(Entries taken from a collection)
_ _ _ _ _

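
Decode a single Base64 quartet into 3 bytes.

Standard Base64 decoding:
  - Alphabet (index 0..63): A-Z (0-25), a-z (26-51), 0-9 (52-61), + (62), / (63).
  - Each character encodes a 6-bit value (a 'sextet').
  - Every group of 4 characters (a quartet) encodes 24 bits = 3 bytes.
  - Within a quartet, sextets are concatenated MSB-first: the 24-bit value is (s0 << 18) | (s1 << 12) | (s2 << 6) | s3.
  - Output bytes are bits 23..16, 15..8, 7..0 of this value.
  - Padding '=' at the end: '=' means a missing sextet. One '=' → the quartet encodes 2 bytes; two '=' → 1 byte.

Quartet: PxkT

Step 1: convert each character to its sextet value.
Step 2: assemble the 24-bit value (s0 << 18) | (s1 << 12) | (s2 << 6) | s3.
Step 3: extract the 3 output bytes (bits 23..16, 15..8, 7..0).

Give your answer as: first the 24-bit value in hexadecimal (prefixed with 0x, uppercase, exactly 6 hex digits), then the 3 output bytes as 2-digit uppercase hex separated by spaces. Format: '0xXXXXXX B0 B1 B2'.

Sextets: P=15, x=49, k=36, T=19
24-bit: (15<<18) | (49<<12) | (36<<6) | 19
      = 0x3C0000 | 0x031000 | 0x000900 | 0x000013
      = 0x3F1913
Bytes: (v>>16)&0xFF=3F, (v>>8)&0xFF=19, v&0xFF=13

Answer: 0x3F1913 3F 19 13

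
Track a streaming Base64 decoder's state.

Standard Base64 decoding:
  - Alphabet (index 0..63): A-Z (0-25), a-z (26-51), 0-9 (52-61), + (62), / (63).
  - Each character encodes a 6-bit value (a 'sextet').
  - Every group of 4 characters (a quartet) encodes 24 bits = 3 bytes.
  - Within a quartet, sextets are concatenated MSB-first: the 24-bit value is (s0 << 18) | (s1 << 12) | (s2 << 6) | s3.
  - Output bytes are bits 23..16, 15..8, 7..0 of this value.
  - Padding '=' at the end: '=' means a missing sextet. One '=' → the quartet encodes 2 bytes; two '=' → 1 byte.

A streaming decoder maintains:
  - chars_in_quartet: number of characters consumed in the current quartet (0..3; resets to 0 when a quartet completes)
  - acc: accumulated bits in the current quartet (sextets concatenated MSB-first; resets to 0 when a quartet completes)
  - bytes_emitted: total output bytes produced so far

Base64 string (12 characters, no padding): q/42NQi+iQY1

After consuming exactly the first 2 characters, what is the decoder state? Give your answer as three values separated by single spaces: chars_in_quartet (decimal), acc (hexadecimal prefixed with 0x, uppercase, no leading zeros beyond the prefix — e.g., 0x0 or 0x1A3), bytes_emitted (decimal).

After char 0 ('q'=42): chars_in_quartet=1 acc=0x2A bytes_emitted=0
After char 1 ('/'=63): chars_in_quartet=2 acc=0xABF bytes_emitted=0

Answer: 2 0xABF 0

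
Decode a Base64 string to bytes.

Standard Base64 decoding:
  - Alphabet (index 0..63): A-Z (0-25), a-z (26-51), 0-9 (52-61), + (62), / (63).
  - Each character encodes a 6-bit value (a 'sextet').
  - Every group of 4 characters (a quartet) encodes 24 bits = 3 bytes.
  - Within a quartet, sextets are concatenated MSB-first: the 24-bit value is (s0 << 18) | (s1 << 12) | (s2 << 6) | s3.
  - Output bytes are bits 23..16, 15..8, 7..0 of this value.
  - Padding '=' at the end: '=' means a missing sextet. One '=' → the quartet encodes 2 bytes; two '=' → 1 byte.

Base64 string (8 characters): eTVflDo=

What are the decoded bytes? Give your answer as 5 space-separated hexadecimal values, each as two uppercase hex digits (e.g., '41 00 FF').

Answer: 79 35 5F 94 3A

Derivation:
After char 0 ('e'=30): chars_in_quartet=1 acc=0x1E bytes_emitted=0
After char 1 ('T'=19): chars_in_quartet=2 acc=0x793 bytes_emitted=0
After char 2 ('V'=21): chars_in_quartet=3 acc=0x1E4D5 bytes_emitted=0
After char 3 ('f'=31): chars_in_quartet=4 acc=0x79355F -> emit 79 35 5F, reset; bytes_emitted=3
After char 4 ('l'=37): chars_in_quartet=1 acc=0x25 bytes_emitted=3
After char 5 ('D'=3): chars_in_quartet=2 acc=0x943 bytes_emitted=3
After char 6 ('o'=40): chars_in_quartet=3 acc=0x250E8 bytes_emitted=3
Padding '=': partial quartet acc=0x250E8 -> emit 94 3A; bytes_emitted=5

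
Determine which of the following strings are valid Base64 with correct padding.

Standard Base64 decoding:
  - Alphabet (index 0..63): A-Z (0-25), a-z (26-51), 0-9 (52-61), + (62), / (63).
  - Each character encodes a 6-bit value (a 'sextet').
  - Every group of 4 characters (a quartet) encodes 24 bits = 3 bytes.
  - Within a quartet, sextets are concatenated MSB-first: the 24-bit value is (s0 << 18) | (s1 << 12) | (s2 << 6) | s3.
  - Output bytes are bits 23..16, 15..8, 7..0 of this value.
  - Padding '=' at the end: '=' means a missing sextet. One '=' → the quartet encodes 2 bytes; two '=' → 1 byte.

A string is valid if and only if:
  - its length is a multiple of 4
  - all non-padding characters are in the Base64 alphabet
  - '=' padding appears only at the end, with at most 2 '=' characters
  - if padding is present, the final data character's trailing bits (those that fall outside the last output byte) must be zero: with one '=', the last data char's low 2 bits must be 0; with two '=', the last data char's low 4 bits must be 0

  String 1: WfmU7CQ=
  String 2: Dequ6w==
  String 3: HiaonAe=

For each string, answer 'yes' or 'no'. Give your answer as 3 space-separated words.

Answer: yes yes no

Derivation:
String 1: 'WfmU7CQ=' → valid
String 2: 'Dequ6w==' → valid
String 3: 'HiaonAe=' → invalid (bad trailing bits)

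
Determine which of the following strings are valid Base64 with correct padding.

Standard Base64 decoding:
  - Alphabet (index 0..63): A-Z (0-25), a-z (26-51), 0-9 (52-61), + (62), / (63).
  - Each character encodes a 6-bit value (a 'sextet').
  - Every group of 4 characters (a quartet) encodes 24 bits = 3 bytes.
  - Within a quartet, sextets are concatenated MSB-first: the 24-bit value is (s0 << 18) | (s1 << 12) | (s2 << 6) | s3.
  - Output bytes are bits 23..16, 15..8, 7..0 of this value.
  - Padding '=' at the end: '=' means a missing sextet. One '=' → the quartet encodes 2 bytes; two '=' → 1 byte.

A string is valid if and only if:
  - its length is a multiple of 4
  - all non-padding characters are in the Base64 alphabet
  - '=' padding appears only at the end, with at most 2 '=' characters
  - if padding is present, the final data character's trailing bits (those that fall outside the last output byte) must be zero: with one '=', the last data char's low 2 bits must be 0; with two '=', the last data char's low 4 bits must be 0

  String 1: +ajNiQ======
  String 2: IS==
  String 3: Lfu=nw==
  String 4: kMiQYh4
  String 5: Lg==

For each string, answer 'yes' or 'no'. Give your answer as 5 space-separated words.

String 1: '+ajNiQ======' → invalid (6 pad chars (max 2))
String 2: 'IS==' → invalid (bad trailing bits)
String 3: 'Lfu=nw==' → invalid (bad char(s): ['=']; '=' in middle)
String 4: 'kMiQYh4' → invalid (len=7 not mult of 4)
String 5: 'Lg==' → valid

Answer: no no no no yes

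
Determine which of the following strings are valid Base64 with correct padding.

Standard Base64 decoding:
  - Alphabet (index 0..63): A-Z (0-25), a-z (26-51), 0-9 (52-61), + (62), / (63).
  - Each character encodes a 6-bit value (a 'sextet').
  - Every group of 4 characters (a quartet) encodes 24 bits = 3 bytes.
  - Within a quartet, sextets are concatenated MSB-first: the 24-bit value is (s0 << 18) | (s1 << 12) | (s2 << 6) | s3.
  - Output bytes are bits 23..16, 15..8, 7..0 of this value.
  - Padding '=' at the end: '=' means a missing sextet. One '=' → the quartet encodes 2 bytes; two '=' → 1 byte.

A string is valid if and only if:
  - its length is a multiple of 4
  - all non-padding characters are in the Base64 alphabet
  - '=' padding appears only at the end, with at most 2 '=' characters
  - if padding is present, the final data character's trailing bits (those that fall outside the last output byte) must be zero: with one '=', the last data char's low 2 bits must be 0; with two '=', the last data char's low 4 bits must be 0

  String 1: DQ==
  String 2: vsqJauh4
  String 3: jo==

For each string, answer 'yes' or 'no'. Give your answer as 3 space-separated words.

Answer: yes yes no

Derivation:
String 1: 'DQ==' → valid
String 2: 'vsqJauh4' → valid
String 3: 'jo==' → invalid (bad trailing bits)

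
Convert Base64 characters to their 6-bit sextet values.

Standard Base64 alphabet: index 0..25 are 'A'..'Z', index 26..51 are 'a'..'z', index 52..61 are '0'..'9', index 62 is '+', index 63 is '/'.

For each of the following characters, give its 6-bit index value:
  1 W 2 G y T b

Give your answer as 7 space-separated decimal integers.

'1': 0..9 range, 52 + ord('1') − ord('0') = 53
'W': A..Z range, ord('W') − ord('A') = 22
'2': 0..9 range, 52 + ord('2') − ord('0') = 54
'G': A..Z range, ord('G') − ord('A') = 6
'y': a..z range, 26 + ord('y') − ord('a') = 50
'T': A..Z range, ord('T') − ord('A') = 19
'b': a..z range, 26 + ord('b') − ord('a') = 27

Answer: 53 22 54 6 50 19 27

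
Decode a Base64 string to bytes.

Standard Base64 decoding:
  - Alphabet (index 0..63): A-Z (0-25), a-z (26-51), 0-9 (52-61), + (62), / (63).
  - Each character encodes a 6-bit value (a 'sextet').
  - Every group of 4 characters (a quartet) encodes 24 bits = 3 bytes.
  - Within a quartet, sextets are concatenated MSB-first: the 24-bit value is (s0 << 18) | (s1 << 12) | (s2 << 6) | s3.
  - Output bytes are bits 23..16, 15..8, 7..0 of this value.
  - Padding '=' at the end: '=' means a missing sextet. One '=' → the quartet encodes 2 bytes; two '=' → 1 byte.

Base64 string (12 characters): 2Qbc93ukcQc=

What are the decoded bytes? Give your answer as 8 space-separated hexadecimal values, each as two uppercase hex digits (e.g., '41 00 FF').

After char 0 ('2'=54): chars_in_quartet=1 acc=0x36 bytes_emitted=0
After char 1 ('Q'=16): chars_in_quartet=2 acc=0xD90 bytes_emitted=0
After char 2 ('b'=27): chars_in_quartet=3 acc=0x3641B bytes_emitted=0
After char 3 ('c'=28): chars_in_quartet=4 acc=0xD906DC -> emit D9 06 DC, reset; bytes_emitted=3
After char 4 ('9'=61): chars_in_quartet=1 acc=0x3D bytes_emitted=3
After char 5 ('3'=55): chars_in_quartet=2 acc=0xF77 bytes_emitted=3
After char 6 ('u'=46): chars_in_quartet=3 acc=0x3DDEE bytes_emitted=3
After char 7 ('k'=36): chars_in_quartet=4 acc=0xF77BA4 -> emit F7 7B A4, reset; bytes_emitted=6
After char 8 ('c'=28): chars_in_quartet=1 acc=0x1C bytes_emitted=6
After char 9 ('Q'=16): chars_in_quartet=2 acc=0x710 bytes_emitted=6
After char 10 ('c'=28): chars_in_quartet=3 acc=0x1C41C bytes_emitted=6
Padding '=': partial quartet acc=0x1C41C -> emit 71 07; bytes_emitted=8

Answer: D9 06 DC F7 7B A4 71 07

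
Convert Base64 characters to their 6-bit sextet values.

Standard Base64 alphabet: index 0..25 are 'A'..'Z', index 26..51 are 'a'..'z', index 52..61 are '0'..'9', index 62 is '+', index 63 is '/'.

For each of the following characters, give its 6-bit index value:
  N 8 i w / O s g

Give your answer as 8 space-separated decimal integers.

'N': A..Z range, ord('N') − ord('A') = 13
'8': 0..9 range, 52 + ord('8') − ord('0') = 60
'i': a..z range, 26 + ord('i') − ord('a') = 34
'w': a..z range, 26 + ord('w') − ord('a') = 48
'/': index 63
'O': A..Z range, ord('O') − ord('A') = 14
's': a..z range, 26 + ord('s') − ord('a') = 44
'g': a..z range, 26 + ord('g') − ord('a') = 32

Answer: 13 60 34 48 63 14 44 32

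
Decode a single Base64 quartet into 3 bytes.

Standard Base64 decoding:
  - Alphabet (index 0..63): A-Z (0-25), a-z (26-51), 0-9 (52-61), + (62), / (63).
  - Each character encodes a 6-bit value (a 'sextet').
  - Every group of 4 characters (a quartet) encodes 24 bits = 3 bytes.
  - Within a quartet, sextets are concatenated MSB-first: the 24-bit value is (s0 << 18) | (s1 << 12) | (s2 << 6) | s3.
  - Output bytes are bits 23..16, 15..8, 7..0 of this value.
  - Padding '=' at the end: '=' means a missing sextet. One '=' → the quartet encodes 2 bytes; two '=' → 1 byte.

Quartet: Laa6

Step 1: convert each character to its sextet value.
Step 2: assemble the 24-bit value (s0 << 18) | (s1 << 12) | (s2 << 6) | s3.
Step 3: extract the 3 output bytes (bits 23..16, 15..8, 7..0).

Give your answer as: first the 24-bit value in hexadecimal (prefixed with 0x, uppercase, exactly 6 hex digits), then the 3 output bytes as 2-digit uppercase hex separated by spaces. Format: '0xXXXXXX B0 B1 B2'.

Answer: 0x2DA6BA 2D A6 BA

Derivation:
Sextets: L=11, a=26, a=26, 6=58
24-bit: (11<<18) | (26<<12) | (26<<6) | 58
      = 0x2C0000 | 0x01A000 | 0x000680 | 0x00003A
      = 0x2DA6BA
Bytes: (v>>16)&0xFF=2D, (v>>8)&0xFF=A6, v&0xFF=BA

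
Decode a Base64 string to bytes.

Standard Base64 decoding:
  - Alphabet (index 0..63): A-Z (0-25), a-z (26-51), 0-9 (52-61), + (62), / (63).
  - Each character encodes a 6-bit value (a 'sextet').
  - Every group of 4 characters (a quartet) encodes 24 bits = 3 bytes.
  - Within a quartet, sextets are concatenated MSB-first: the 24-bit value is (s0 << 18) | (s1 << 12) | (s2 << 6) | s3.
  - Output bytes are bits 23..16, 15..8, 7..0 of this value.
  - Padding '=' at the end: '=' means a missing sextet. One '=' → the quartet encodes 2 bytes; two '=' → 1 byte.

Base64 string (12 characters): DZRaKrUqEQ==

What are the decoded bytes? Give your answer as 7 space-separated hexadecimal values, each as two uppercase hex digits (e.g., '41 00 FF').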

_ _ _ _ _

* **Exercise goal**
Lines in the entries above that hold "resets" should be counted; give only that count.

* **Exercise response**
2